DATA EXCERPTS:
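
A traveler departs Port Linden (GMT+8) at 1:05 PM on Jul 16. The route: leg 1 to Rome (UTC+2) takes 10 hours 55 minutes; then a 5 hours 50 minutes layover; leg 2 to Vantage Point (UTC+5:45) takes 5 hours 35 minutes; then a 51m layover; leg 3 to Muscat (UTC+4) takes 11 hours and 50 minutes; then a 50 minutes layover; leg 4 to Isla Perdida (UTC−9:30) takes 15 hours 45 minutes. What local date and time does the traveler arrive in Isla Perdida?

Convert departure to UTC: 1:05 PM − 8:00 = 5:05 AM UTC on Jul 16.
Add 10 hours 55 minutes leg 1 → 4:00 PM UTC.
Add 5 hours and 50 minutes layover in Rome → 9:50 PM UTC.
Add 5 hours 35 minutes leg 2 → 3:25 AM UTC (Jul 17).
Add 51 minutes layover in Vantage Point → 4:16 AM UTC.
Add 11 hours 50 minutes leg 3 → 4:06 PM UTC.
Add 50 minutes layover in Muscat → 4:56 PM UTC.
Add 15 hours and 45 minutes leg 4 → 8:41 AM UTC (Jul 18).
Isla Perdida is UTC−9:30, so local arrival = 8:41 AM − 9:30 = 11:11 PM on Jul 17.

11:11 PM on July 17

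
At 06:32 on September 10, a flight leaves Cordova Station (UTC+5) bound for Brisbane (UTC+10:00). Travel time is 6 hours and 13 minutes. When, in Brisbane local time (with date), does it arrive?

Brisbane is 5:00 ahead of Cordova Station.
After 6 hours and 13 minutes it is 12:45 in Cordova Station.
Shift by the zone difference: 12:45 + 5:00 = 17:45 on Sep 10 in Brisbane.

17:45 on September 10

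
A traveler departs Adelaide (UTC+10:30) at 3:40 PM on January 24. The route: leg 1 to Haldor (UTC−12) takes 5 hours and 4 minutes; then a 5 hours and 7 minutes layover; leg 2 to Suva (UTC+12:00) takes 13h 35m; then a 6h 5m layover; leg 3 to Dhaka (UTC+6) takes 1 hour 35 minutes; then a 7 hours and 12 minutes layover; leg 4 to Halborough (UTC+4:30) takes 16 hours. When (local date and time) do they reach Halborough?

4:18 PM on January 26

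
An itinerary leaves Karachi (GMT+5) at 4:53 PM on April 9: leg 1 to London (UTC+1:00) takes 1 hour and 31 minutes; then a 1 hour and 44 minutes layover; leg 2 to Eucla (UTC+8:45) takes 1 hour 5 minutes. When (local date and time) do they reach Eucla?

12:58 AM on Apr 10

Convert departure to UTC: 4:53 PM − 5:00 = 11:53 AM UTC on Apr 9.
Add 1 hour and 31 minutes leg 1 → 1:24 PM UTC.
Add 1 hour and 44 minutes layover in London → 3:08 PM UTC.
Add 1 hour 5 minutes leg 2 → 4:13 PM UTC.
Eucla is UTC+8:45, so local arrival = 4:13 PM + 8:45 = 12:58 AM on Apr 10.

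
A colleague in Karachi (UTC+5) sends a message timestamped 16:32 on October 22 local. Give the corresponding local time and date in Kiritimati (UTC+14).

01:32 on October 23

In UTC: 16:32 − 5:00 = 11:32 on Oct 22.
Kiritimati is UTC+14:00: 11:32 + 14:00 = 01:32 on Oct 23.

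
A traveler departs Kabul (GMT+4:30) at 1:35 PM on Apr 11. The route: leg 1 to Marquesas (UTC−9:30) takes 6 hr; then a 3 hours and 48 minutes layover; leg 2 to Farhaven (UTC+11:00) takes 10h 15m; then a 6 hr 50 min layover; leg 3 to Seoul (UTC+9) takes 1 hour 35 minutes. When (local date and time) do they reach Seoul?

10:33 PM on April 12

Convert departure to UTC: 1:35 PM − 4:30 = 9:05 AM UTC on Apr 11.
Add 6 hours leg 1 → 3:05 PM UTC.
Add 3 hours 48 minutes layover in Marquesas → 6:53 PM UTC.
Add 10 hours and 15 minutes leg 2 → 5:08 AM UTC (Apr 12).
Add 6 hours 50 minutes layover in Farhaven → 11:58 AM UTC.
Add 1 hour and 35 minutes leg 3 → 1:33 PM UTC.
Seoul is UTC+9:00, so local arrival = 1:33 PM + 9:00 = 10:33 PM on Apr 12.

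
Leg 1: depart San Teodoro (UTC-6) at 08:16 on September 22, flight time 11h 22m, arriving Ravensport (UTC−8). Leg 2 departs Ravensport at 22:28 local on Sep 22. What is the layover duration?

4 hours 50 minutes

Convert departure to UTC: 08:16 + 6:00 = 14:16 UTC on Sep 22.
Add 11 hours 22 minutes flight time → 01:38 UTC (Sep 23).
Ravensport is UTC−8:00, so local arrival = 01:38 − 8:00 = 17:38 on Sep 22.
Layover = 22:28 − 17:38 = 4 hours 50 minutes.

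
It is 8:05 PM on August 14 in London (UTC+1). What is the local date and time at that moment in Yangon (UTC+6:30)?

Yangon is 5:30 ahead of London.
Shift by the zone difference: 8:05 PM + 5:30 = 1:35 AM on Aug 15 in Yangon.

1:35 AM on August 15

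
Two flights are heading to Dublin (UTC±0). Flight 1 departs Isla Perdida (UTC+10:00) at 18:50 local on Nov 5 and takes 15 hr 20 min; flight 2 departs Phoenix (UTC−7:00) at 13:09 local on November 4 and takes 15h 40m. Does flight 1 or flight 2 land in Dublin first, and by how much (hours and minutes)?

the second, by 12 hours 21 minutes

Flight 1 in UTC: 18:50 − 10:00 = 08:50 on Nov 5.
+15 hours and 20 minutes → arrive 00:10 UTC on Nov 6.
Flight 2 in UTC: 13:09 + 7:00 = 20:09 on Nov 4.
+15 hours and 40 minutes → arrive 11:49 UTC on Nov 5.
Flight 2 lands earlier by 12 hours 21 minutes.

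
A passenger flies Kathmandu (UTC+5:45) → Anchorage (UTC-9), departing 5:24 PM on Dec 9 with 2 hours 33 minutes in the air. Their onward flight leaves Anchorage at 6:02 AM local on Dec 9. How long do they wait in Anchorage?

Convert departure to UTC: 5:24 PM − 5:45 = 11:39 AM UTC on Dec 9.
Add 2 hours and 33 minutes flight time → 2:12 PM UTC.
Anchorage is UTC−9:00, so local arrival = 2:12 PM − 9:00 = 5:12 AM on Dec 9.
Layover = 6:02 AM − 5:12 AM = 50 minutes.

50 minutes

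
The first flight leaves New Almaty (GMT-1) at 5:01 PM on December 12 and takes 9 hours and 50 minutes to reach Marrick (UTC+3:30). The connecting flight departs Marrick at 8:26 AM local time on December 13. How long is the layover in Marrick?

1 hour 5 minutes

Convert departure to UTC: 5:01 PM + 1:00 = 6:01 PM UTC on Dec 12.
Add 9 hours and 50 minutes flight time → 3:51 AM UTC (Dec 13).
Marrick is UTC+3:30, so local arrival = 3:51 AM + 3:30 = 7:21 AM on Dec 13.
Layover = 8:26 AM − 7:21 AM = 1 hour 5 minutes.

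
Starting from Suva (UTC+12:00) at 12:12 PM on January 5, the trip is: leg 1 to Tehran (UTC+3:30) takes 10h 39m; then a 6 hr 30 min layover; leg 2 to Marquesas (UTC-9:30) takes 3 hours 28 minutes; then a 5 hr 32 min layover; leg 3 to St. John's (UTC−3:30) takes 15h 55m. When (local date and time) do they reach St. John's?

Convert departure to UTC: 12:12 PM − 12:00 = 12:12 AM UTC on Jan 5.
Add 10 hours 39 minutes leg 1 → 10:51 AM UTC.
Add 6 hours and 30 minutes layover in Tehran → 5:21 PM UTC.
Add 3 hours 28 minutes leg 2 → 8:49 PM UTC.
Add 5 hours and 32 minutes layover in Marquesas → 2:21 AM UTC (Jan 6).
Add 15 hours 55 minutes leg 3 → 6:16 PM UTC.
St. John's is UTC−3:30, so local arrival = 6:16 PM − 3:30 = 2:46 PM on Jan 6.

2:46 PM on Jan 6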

...

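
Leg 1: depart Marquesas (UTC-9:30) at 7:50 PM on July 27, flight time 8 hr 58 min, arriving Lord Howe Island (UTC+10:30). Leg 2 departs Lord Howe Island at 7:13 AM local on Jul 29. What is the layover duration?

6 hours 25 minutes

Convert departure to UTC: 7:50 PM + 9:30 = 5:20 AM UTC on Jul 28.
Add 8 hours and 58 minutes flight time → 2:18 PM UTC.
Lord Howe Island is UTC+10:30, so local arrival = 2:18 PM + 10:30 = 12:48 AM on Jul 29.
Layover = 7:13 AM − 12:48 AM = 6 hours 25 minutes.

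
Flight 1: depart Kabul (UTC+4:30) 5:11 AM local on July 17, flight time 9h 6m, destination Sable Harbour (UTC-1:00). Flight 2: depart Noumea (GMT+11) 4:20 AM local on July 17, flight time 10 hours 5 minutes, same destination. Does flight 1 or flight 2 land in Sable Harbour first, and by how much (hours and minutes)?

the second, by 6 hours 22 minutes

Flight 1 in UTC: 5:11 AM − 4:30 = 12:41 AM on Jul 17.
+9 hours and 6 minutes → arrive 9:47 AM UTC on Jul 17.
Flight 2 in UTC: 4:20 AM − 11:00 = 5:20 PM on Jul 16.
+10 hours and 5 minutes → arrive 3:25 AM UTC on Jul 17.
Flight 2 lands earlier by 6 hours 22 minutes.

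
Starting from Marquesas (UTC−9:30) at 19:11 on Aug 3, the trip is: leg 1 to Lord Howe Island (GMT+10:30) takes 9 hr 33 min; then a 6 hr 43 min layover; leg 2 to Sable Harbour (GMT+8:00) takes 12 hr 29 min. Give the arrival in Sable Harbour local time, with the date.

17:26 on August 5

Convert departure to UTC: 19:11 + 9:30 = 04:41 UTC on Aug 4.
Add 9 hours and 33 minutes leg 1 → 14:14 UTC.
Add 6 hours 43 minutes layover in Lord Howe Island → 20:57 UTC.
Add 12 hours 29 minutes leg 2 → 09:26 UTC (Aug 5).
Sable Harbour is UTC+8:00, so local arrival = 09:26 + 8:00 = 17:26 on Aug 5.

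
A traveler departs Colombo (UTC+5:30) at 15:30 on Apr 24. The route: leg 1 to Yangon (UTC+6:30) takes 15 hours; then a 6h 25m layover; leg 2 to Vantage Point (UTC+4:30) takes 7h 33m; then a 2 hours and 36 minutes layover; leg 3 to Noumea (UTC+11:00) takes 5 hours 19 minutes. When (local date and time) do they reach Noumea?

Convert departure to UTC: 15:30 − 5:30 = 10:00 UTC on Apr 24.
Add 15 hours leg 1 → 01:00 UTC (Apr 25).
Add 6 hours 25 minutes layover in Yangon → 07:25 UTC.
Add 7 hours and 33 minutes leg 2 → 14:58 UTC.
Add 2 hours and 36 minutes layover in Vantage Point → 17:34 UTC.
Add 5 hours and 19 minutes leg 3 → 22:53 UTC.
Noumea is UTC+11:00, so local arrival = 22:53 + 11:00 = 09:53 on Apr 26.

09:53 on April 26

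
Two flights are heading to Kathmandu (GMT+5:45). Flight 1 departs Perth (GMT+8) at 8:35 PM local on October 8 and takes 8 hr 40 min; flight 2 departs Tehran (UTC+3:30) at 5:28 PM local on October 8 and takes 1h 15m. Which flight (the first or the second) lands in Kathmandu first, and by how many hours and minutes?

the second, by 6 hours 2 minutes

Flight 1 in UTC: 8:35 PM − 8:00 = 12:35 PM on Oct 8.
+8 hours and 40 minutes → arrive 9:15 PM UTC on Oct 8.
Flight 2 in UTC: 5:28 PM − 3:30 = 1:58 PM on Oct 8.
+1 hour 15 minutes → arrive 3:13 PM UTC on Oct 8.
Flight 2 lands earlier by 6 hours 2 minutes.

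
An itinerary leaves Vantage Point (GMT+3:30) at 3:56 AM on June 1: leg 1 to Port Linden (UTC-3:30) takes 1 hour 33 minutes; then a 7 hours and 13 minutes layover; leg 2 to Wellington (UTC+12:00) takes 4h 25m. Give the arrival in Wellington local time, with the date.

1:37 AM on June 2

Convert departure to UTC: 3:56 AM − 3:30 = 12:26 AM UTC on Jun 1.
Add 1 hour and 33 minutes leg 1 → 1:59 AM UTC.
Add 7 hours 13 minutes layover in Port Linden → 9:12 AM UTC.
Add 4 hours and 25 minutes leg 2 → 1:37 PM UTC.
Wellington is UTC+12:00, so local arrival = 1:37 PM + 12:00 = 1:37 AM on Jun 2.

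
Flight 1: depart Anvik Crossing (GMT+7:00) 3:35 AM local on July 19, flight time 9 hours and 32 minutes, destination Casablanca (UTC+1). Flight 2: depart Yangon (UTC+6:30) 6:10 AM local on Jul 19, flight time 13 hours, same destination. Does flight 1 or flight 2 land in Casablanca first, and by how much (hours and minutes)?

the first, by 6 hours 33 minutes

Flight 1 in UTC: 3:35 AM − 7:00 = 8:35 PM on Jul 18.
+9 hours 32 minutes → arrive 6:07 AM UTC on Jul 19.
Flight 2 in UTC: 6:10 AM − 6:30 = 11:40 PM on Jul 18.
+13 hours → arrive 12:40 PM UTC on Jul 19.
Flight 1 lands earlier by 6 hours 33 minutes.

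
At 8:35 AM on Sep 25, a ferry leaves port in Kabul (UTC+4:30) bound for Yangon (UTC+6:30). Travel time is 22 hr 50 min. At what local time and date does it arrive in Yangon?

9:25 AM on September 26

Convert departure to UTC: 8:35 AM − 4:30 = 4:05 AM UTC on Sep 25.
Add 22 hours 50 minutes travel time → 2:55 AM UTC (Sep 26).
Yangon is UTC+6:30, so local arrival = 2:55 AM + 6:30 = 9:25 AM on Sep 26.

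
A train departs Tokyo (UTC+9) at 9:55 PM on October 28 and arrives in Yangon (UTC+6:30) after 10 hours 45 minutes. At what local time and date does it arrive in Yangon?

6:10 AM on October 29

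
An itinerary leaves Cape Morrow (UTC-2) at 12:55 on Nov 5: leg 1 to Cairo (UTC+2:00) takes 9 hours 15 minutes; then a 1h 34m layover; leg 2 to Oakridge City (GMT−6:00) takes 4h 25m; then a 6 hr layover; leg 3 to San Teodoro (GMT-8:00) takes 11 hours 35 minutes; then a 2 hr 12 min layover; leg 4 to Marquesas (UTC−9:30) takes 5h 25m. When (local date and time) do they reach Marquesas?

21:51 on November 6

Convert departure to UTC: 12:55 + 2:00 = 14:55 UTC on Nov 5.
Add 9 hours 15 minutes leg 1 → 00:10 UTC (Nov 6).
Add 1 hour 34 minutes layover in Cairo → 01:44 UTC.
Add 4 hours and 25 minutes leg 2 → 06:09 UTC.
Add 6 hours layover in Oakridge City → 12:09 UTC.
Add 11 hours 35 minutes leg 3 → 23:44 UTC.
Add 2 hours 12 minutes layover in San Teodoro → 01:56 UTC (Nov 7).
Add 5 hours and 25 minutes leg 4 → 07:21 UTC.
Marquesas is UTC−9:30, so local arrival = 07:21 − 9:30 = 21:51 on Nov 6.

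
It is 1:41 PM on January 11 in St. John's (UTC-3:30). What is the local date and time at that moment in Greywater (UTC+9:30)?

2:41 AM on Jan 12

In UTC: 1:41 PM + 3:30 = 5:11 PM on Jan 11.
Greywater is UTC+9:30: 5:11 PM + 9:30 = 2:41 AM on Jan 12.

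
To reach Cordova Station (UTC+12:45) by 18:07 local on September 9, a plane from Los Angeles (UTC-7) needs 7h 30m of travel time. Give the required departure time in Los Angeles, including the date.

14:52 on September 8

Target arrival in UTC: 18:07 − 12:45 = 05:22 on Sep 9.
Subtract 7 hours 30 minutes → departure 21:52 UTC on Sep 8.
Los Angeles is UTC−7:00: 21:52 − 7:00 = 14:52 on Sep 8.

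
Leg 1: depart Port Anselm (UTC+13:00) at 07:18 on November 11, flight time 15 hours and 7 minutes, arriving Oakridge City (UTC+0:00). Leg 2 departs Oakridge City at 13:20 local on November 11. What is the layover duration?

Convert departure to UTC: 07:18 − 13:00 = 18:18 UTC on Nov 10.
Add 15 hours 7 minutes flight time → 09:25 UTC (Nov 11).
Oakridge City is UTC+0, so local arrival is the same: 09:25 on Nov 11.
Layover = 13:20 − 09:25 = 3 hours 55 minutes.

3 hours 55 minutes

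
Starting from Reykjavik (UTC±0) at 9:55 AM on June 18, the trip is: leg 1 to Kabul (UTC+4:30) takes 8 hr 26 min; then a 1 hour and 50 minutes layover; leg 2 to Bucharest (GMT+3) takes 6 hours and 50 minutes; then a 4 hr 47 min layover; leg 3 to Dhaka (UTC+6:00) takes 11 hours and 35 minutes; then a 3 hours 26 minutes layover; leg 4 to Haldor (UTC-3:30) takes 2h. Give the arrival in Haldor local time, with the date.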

YOUR INSTRUCTIONS:
Using the entries above, give back exactly the line containing "It is 1:41 PM", the line containing "Starting from Reykjavik", and every line between them, and nothing else.

SOLUTION FOR THIS PROBLEM:
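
It is 1:41 PM on January 11 in St. John's (UTC-3:30). What is the local date and time at that moment in Greywater (UTC+9:30)?

2:41 AM on Jan 12

In UTC: 1:41 PM + 3:30 = 5:11 PM on Jan 11.
Greywater is UTC+9:30: 5:11 PM + 9:30 = 2:41 AM on Jan 12.

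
To reach Cordova Station (UTC+12:45) by 18:07 local on September 9, a plane from Los Angeles (UTC-7) needs 7h 30m of travel time. Give the required departure time in Los Angeles, including the date.

14:52 on September 8

Target arrival in UTC: 18:07 − 12:45 = 05:22 on Sep 9.
Subtract 7 hours 30 minutes → departure 21:52 UTC on Sep 8.
Los Angeles is UTC−7:00: 21:52 − 7:00 = 14:52 on Sep 8.

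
Leg 1: depart Port Anselm (UTC+13:00) at 07:18 on November 11, flight time 15 hours and 7 minutes, arriving Oakridge City (UTC+0:00). Leg 2 departs Oakridge City at 13:20 local on November 11. What is the layover duration?

Convert departure to UTC: 07:18 − 13:00 = 18:18 UTC on Nov 10.
Add 15 hours 7 minutes flight time → 09:25 UTC (Nov 11).
Oakridge City is UTC+0, so local arrival is the same: 09:25 on Nov 11.
Layover = 13:20 − 09:25 = 3 hours 55 minutes.

3 hours 55 minutes

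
Starting from Reykjavik (UTC±0) at 9:55 AM on June 18, the trip is: leg 1 to Kabul (UTC+4:30) takes 8 hr 26 min; then a 1 hour and 50 minutes layover; leg 2 to Bucharest (GMT+3) takes 6 hours and 50 minutes; then a 4 hr 47 min layover; leg 3 to Dhaka (UTC+6:00) takes 11 hours and 35 minutes; then a 3 hours 26 minutes layover; leg 4 to Haldor (UTC-3:30) takes 2h. Give the arrival in Haldor local time, with the date.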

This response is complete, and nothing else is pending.